=== Task statement ===
Lines below containing the word "times" should be copied out.

------ Available records ------

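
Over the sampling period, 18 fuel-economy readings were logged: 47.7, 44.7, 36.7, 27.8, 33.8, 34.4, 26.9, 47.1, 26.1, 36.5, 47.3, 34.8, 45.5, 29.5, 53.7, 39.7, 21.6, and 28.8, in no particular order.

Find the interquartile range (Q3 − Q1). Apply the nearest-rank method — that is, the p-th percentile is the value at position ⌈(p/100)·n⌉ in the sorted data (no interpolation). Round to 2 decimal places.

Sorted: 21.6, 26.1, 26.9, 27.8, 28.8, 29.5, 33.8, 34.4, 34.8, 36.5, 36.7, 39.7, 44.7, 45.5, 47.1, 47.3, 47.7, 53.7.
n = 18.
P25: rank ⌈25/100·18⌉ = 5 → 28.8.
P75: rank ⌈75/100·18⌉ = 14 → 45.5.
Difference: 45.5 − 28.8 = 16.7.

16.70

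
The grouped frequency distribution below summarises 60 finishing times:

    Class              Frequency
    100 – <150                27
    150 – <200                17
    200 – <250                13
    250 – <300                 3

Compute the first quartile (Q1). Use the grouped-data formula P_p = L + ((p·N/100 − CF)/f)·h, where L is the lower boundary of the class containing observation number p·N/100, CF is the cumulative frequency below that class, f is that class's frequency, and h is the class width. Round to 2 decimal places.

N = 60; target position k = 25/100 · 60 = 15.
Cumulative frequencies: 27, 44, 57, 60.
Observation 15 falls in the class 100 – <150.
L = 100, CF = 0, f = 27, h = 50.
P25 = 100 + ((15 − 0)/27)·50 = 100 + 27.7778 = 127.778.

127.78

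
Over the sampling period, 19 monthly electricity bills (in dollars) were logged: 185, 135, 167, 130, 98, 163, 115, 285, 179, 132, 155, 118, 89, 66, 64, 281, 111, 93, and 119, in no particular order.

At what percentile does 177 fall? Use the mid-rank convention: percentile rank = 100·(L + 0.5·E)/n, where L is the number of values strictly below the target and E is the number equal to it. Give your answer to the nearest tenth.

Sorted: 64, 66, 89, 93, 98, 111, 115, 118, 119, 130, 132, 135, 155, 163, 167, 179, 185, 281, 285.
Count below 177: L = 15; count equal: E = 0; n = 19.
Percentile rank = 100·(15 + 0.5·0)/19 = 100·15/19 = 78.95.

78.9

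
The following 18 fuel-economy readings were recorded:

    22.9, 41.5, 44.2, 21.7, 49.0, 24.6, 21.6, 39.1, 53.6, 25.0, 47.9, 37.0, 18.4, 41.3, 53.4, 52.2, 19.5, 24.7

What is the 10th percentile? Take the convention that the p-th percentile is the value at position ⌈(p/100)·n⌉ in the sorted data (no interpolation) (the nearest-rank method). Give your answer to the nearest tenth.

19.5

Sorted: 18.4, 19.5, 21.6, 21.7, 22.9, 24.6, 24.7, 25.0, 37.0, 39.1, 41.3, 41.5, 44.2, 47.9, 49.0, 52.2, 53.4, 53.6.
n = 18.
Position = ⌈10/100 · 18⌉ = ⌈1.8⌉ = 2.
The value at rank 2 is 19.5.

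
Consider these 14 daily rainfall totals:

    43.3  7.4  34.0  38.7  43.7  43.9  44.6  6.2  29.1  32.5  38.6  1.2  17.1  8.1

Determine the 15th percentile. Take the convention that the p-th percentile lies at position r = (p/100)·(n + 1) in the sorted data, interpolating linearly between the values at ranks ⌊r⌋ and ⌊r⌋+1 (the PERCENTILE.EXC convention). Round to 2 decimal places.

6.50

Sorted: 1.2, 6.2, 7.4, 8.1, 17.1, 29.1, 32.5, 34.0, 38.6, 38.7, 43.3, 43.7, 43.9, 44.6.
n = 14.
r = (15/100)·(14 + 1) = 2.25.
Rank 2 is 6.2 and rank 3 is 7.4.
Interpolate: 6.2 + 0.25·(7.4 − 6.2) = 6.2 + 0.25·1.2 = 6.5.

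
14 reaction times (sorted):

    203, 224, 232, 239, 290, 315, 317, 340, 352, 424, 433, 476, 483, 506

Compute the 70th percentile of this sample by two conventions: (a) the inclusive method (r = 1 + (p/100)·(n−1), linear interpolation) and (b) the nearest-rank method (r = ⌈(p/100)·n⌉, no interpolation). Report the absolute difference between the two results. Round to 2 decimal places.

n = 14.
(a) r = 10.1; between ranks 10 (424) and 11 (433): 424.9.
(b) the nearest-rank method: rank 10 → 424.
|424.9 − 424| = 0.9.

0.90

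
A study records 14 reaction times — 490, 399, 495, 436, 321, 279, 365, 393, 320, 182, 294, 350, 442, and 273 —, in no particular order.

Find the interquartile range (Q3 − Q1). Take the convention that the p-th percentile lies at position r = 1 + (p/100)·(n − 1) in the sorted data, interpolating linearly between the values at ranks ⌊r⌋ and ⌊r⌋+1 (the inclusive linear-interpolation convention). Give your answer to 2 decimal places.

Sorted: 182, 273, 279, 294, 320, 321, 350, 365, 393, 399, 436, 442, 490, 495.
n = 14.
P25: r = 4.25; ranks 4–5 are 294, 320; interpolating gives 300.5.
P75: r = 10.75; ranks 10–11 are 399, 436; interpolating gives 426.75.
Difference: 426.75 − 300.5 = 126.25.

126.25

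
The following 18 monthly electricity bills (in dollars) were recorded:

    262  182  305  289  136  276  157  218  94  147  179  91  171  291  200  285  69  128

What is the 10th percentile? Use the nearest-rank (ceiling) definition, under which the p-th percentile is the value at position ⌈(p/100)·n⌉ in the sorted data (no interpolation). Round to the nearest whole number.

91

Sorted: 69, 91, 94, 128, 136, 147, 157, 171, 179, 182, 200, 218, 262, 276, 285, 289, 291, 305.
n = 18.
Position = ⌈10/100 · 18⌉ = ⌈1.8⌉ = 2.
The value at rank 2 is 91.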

------
------ Available records ------

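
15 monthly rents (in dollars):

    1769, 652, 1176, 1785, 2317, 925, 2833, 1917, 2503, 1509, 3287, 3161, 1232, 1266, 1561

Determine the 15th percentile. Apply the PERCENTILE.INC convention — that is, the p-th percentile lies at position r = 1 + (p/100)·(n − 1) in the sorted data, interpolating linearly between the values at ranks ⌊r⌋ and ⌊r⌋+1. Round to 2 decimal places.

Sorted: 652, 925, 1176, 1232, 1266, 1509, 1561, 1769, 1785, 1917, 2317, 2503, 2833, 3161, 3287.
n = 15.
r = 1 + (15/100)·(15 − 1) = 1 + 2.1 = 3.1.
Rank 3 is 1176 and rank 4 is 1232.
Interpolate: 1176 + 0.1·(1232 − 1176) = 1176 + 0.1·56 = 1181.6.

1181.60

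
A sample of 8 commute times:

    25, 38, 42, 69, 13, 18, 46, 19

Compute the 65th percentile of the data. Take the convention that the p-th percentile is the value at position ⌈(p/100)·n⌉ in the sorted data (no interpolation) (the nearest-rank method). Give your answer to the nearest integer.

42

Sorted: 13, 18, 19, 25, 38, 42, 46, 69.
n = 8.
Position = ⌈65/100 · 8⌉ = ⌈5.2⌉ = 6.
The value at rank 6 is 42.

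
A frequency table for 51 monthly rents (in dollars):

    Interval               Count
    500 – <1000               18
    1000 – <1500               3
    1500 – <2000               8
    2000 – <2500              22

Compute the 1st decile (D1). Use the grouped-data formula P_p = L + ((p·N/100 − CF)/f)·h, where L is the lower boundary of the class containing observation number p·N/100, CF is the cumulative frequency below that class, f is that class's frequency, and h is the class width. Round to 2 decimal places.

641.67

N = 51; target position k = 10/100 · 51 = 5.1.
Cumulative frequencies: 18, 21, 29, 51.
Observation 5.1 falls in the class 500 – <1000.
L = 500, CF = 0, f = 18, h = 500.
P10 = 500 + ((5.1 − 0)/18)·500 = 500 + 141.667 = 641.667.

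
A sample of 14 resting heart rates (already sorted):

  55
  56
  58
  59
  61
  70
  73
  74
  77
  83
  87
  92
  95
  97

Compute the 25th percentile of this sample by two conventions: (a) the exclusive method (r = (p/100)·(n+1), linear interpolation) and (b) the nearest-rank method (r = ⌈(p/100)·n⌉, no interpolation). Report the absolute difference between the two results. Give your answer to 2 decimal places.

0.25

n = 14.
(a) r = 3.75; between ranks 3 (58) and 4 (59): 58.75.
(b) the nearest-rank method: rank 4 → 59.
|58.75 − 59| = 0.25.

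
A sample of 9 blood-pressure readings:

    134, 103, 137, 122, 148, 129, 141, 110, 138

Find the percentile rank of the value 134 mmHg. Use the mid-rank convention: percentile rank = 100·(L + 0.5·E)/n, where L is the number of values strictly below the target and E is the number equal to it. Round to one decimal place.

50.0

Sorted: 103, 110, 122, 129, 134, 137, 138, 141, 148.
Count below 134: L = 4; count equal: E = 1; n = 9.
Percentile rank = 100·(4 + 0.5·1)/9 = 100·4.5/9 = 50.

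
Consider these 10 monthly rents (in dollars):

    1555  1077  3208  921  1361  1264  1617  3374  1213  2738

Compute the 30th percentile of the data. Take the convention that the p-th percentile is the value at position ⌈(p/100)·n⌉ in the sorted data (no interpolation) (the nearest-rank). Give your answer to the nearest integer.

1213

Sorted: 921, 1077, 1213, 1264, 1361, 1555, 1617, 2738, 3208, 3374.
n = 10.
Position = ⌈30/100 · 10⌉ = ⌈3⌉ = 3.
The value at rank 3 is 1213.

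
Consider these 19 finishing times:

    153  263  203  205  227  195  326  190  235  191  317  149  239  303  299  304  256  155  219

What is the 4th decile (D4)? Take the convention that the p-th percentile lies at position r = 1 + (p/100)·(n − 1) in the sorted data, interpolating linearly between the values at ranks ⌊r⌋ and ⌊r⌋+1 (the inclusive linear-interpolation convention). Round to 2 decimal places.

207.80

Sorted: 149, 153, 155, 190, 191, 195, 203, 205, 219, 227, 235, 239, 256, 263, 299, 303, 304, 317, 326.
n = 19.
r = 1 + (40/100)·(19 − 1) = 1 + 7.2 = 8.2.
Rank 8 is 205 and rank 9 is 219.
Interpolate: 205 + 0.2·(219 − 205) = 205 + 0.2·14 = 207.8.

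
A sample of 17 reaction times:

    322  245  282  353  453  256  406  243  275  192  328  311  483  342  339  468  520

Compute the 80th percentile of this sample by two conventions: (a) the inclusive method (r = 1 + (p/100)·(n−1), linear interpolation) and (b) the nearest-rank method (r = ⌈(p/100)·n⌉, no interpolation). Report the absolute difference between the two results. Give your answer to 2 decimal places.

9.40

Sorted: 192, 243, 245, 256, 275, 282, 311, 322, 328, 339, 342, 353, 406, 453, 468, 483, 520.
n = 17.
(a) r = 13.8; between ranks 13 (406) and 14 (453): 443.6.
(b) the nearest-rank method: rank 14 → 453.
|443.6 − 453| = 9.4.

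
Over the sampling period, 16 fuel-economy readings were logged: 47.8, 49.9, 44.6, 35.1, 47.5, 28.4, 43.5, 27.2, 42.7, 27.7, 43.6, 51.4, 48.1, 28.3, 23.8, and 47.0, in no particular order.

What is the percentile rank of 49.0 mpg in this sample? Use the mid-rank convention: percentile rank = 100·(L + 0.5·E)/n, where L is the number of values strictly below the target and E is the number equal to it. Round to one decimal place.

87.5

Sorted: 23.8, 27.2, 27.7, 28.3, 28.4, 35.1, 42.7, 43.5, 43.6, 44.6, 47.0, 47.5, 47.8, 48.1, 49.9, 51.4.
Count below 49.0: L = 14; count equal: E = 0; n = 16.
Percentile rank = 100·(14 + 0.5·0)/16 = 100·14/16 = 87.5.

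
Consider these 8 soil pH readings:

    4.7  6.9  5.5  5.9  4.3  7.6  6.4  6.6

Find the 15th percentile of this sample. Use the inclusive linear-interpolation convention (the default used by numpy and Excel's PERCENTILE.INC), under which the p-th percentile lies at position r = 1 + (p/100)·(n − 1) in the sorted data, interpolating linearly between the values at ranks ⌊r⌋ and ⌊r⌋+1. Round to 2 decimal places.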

------

=== Task solution ===
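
The grouped frequency distribution below summarises 60 finishing times:
14 reaction times (sorted):
A study records 14 reaction times — 490, 399, 495, 436, 321, 279, 365, 393, 320, 182, 294, 350, 442, and 273 —, in no particular order.
A sample of 8 commute times:
Consider these 19 finishing times:
A sample of 17 reaction times: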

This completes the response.